REQUIRED WORK:
Scan the records for the line containing "To test whether"; extract it and all later lines, verbatim, through the end, and nothing before it.
++++++++
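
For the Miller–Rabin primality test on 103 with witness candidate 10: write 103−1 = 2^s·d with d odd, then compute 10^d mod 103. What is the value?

103 − 1 = 102 = 2^1 · 51, so d = 51.
10^1 ≡ 10 (mod 103)
10^2 ≡ 10^2 = 100 ≡ 100 (mod 103)
10^4 ≡ 100^2 = 10000 ≡ 9 (mod 103)
10^8 ≡ 9^2 = 81 ≡ 81 (mod 103)
10^16 ≡ 81^2 = 6561 ≡ 72 (mod 103)
10^32 ≡ 72^2 = 5184 ≡ 34 (mod 103)
51 = 32 + 16 + 2 + 1 in binary powers of 2.
So 10^51 ≡ 34 · 72 · 100 · 10 ≡ 102 (mod 103).
Since 10^d ≡ 102 (mod 103), base 10 does not prove 103 composite.

102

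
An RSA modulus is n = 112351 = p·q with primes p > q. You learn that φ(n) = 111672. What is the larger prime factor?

397

φ(n) = (p−1)(q−1) = n − (p+q) + 1, so p + q = 112351 − 111672 + 1 = 680.
p and q are the roots of t² − 680t + 112351 = 0.
Discriminant: 680² − 4·112351 = 462400 − 449404 = 12996; √12996 = 114.
q = (680 − 114)/2 = 283, p = (680 + 114)/2 = 397.
Check: 283 · 397 = 112351.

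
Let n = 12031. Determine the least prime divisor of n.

12031 is odd.
Digit sum 7, not divisible by 3.
Ends in 1: not divisible by 5.
7: 12031 = 7·1718 + 5
11: 12031 = 11·1093 + 8
13: 12031 = 13·925 + 6
17: 12031 = 17·707 + 12
19: 12031 = 19·633 + 4
23: 12031 = 23·523 + 2
29: 12031 = 29·414 + 25
31: 12031 = 31·388 + 3
37: 12031 = 37·325 + 6
41: 12031 = 41·293 + 18
43: 12031 = 43·279 + 34
47: 12031 = 47·255 + 46
53: 12031 = 53·227

53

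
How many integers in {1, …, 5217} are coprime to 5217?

3312

Factor: 5217 = 3 · 37 · 47.
φ(5217) = (3−1) · (37−1) · (47−1) = 2 · 36 · 46 = 3312.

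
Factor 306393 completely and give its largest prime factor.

53

306393 = 3 · 102131
102131 = 41 · 2491
2491 = 47 · 53
53 is prime.
So 306393 = 3 · 41 · 47 · 53; the largest prime factor is 53.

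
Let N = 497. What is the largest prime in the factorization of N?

497 = 7 · 71
71 is prime.
So 497 = 7 · 71; the largest prime factor is 71.

71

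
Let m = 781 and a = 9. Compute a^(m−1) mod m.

529

9^1 ≡ 9 (mod 781)
9^2 ≡ 9^2 = 81 ≡ 81 (mod 781)
9^4 ≡ 81^2 = 6561 ≡ 313 (mod 781)
9^8 ≡ 313^2 = 97969 ≡ 344 (mod 781)
9^16 ≡ 344^2 = 118336 ≡ 405 (mod 781)
9^32 ≡ 405^2 = 164025 ≡ 15 (mod 781)
9^64 ≡ 15^2 = 225 ≡ 225 (mod 781)
9^128 ≡ 225^2 = 50625 ≡ 641 (mod 781)
9^256 ≡ 641^2 = 410881 ≡ 75 (mod 781)
9^512 ≡ 75^2 = 5625 ≡ 158 (mod 781)
780 = 512 + 256 + 8 + 4 in binary powers of 2.
So 9^780 ≡ 158 · 75 · 344 · 313 ≡ 529 (mod 781).
Since 529 ≠ 1, base 9 is a Fermat witness: 781 is composite.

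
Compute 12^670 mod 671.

12^1 ≡ 12 (mod 671)
12^2 ≡ 12^2 = 144 ≡ 144 (mod 671)
12^4 ≡ 144^2 = 20736 ≡ 606 (mod 671)
12^8 ≡ 606^2 = 367236 ≡ 199 (mod 671)
12^16 ≡ 199^2 = 39601 ≡ 12 (mod 671)
12^32 ≡ 12^2 = 144 ≡ 144 (mod 671)
12^64 ≡ 144^2 = 20736 ≡ 606 (mod 671)
12^128 ≡ 606^2 = 367236 ≡ 199 (mod 671)
12^256 ≡ 199^2 = 39601 ≡ 12 (mod 671)
12^512 ≡ 12^2 = 144 ≡ 144 (mod 671)
670 = 512 + 128 + 16 + 8 + 4 + 2 in binary powers of 2.
So 12^670 ≡ 144 · 199 · 12 · 199 · 606 · 144 ≡ 474 (mod 671).
Since 474 ≠ 1, base 12 is a Fermat witness: 671 is composite.

474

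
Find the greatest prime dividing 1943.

1943 = 29 · 67
67 is prime.
So 1943 = 29 · 67; the largest prime factor is 67.

67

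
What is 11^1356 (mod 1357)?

1268

11^1 ≡ 11 (mod 1357)
11^2 ≡ 11^2 = 121 ≡ 121 (mod 1357)
11^4 ≡ 121^2 = 14641 ≡ 1071 (mod 1357)
11^8 ≡ 1071^2 = 1147041 ≡ 376 (mod 1357)
11^16 ≡ 376^2 = 141376 ≡ 248 (mod 1357)
11^32 ≡ 248^2 = 61504 ≡ 439 (mod 1357)
11^64 ≡ 439^2 = 192721 ≡ 27 (mod 1357)
11^128 ≡ 27^2 = 729 ≡ 729 (mod 1357)
11^256 ≡ 729^2 = 531441 ≡ 854 (mod 1357)
11^512 ≡ 854^2 = 729316 ≡ 607 (mod 1357)
11^1024 ≡ 607^2 = 368449 ≡ 702 (mod 1357)
1356 = 1024 + 256 + 64 + 8 + 4 in binary powers of 2.
So 11^1356 ≡ 702 · 854 · 27 · 376 · 1071 ≡ 1268 (mod 1357).
Since 1268 ≠ 1, base 11 is a Fermat witness: 1357 is composite.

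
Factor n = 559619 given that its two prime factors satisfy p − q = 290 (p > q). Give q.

617

Since p = q + 290, we have 559619 = q(q + 290), so q² + 290q − 559619 = 0.
Discriminant: 290² + 4·559619 = 84100 + 2238476 = 2322576; √2322576 = 1524.
q = (−290 + 1524)/2 = 617, and p = q + 290 = 907.
Check: 617 · 907 = 559619.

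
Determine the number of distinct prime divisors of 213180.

6

213180 = 2^2 · 53295
53295 = 3 · 17765
17765 = 5 · 3553
3553 = 11 · 323
323 = 17 · 19
213180 = 2^2 · 3 · 5 · 11 · 17 · 19, which has 6 distinct prime factors.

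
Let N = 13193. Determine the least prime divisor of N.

79

13193 is odd.
Digit sum 17, not divisible by 3.
Ends in 3: not divisible by 5.
7: 13193 = 7·1884 + 5
11: 13193 = 11·1199 + 4
13: 13193 = 13·1014 + 11
17: 13193 = 17·776 + 1
19: 13193 = 19·694 + 7
23: 13193 = 23·573 + 14
29: 13193 = 29·454 + 27
31: 13193 = 31·425 + 18
37: 13193 = 37·356 + 21
41: 13193 = 41·321 + 32
43: 13193 = 43·306 + 35
47: 13193 = 47·280 + 33
53: 13193 = 53·248 + 49
59: 13193 = 59·223 + 36
61: 13193 = 61·216 + 17
67: 13193 = 67·196 + 61
71: 13193 = 71·185 + 58
73: 13193 = 73·180 + 53
79: 13193 = 79·167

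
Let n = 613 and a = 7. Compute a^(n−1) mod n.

1

7^1 ≡ 7 (mod 613)
7^2 ≡ 7^2 = 49 ≡ 49 (mod 613)
7^4 ≡ 49^2 = 2401 ≡ 562 (mod 613)
7^8 ≡ 562^2 = 315844 ≡ 149 (mod 613)
7^16 ≡ 149^2 = 22201 ≡ 133 (mod 613)
7^32 ≡ 133^2 = 17689 ≡ 525 (mod 613)
7^64 ≡ 525^2 = 275625 ≡ 388 (mod 613)
7^128 ≡ 388^2 = 150544 ≡ 359 (mod 613)
7^256 ≡ 359^2 = 128881 ≡ 151 (mod 613)
7^512 ≡ 151^2 = 22801 ≡ 120 (mod 613)
612 = 512 + 64 + 32 + 4 in binary powers of 2.
So 7^612 ≡ 120 · 388 · 525 · 562 ≡ 1 (mod 613).
Since the result is 1, base 7 gives no evidence that 613 is composite.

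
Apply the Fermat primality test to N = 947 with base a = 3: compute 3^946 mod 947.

3^1 ≡ 3 (mod 947)
3^2 ≡ 3^2 = 9 ≡ 9 (mod 947)
3^4 ≡ 9^2 = 81 ≡ 81 (mod 947)
3^8 ≡ 81^2 = 6561 ≡ 879 (mod 947)
3^16 ≡ 879^2 = 772641 ≡ 836 (mod 947)
3^32 ≡ 836^2 = 698896 ≡ 10 (mod 947)
3^64 ≡ 10^2 = 100 ≡ 100 (mod 947)
3^128 ≡ 100^2 = 10000 ≡ 530 (mod 947)
3^256 ≡ 530^2 = 280900 ≡ 588 (mod 947)
3^512 ≡ 588^2 = 345744 ≡ 89 (mod 947)
946 = 512 + 256 + 128 + 32 + 16 + 2 in binary powers of 2.
So 3^946 ≡ 89 · 588 · 530 · 10 · 836 · 9 ≡ 1 (mod 947).
Since the result is 1, base 3 gives no evidence that 947 is composite.

1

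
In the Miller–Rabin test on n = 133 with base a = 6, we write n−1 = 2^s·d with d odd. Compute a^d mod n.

133 − 1 = 132 = 2^2 · 33, so d = 33.
6^1 ≡ 6 (mod 133)
6^2 ≡ 6^2 = 36 ≡ 36 (mod 133)
6^4 ≡ 36^2 = 1296 ≡ 99 (mod 133)
6^8 ≡ 99^2 = 9801 ≡ 92 (mod 133)
6^16 ≡ 92^2 = 8464 ≡ 85 (mod 133)
6^32 ≡ 85^2 = 7225 ≡ 43 (mod 133)
33 = 32 + 1 in binary powers of 2.
So 6^33 ≡ 43 · 6 ≡ 125 (mod 133).
Squaring chain: 125 → 64; never reaches −1, so base 6 is a Miller–Rabin witness that 133 is composite.

125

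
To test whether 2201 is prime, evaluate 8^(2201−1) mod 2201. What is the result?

8^1 ≡ 8 (mod 2201)
8^2 ≡ 8^2 = 64 ≡ 64 (mod 2201)
8^4 ≡ 64^2 = 4096 ≡ 1895 (mod 2201)
8^8 ≡ 1895^2 = 3591025 ≡ 1194 (mod 2201)
8^16 ≡ 1194^2 = 1425636 ≡ 1589 (mod 2201)
8^32 ≡ 1589^2 = 2524921 ≡ 374 (mod 2201)
8^64 ≡ 374^2 = 139876 ≡ 1213 (mod 2201)
8^128 ≡ 1213^2 = 1471369 ≡ 1101 (mod 2201)
8^256 ≡ 1101^2 = 1212201 ≡ 1651 (mod 2201)
8^512 ≡ 1651^2 = 2725801 ≡ 963 (mod 2201)
8^1024 ≡ 963^2 = 927369 ≡ 748 (mod 2201)
8^2048 ≡ 748^2 = 559504 ≡ 450 (mod 2201)
2200 = 2048 + 128 + 16 + 8 in binary powers of 2.
So 8^2200 ≡ 450 · 1101 · 1589 · 1194 ≡ 900 (mod 2201).
Since 900 ≠ 1, base 8 is a Fermat witness: 2201 is composite.

900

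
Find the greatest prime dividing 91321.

91321 = 29 · 3149
3149 = 47 · 67
67 is prime.
So 91321 = 29 · 47 · 67; the largest prime factor is 67.

67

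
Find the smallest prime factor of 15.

15 is odd.
Digit sum 6, divisible by 3.

3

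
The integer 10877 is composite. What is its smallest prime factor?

73

10877 is odd.
Digit sum 23, not divisible by 3.
Ends in 7: not divisible by 5.
7: 10877 = 7·1553 + 6
11: 10877 = 11·988 + 9
13: 10877 = 13·836 + 9
17: 10877 = 17·639 + 14
19: 10877 = 19·572 + 9
23: 10877 = 23·472 + 21
29: 10877 = 29·375 + 2
31: 10877 = 31·350 + 27
37: 10877 = 37·293 + 36
41: 10877 = 41·265 + 12
43: 10877 = 43·252 + 41
47: 10877 = 47·231 + 20
53: 10877 = 53·205 + 12
59: 10877 = 59·184 + 21
61: 10877 = 61·178 + 19
67: 10877 = 67·162 + 23
71: 10877 = 71·153 + 14
73: 10877 = 73·149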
++++++++
SOLUTION:
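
To test whether 2201 is prime, evaluate 8^(2201−1) mod 2201. What is the result?

8^1 ≡ 8 (mod 2201)
8^2 ≡ 8^2 = 64 ≡ 64 (mod 2201)
8^4 ≡ 64^2 = 4096 ≡ 1895 (mod 2201)
8^8 ≡ 1895^2 = 3591025 ≡ 1194 (mod 2201)
8^16 ≡ 1194^2 = 1425636 ≡ 1589 (mod 2201)
8^32 ≡ 1589^2 = 2524921 ≡ 374 (mod 2201)
8^64 ≡ 374^2 = 139876 ≡ 1213 (mod 2201)
8^128 ≡ 1213^2 = 1471369 ≡ 1101 (mod 2201)
8^256 ≡ 1101^2 = 1212201 ≡ 1651 (mod 2201)
8^512 ≡ 1651^2 = 2725801 ≡ 963 (mod 2201)
8^1024 ≡ 963^2 = 927369 ≡ 748 (mod 2201)
8^2048 ≡ 748^2 = 559504 ≡ 450 (mod 2201)
2200 = 2048 + 128 + 16 + 8 in binary powers of 2.
So 8^2200 ≡ 450 · 1101 · 1589 · 1194 ≡ 900 (mod 2201).
Since 900 ≠ 1, base 8 is a Fermat witness: 2201 is composite.

900

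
Find the greatest prime dividing 91321.

91321 = 29 · 3149
3149 = 47 · 67
67 is prime.
So 91321 = 29 · 47 · 67; the largest prime factor is 67.

67

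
Find the smallest prime factor of 15.

15 is odd.
Digit sum 6, divisible by 3.

3

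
The integer 10877 is composite. What is its smallest prime factor?

73

10877 is odd.
Digit sum 23, not divisible by 3.
Ends in 7: not divisible by 5.
7: 10877 = 7·1553 + 6
11: 10877 = 11·988 + 9
13: 10877 = 13·836 + 9
17: 10877 = 17·639 + 14
19: 10877 = 19·572 + 9
23: 10877 = 23·472 + 21
29: 10877 = 29·375 + 2
31: 10877 = 31·350 + 27
37: 10877 = 37·293 + 36
41: 10877 = 41·265 + 12
43: 10877 = 43·252 + 41
47: 10877 = 47·231 + 20
53: 10877 = 53·205 + 12
59: 10877 = 59·184 + 21
61: 10877 = 61·178 + 19
67: 10877 = 67·162 + 23
71: 10877 = 71·153 + 14
73: 10877 = 73·149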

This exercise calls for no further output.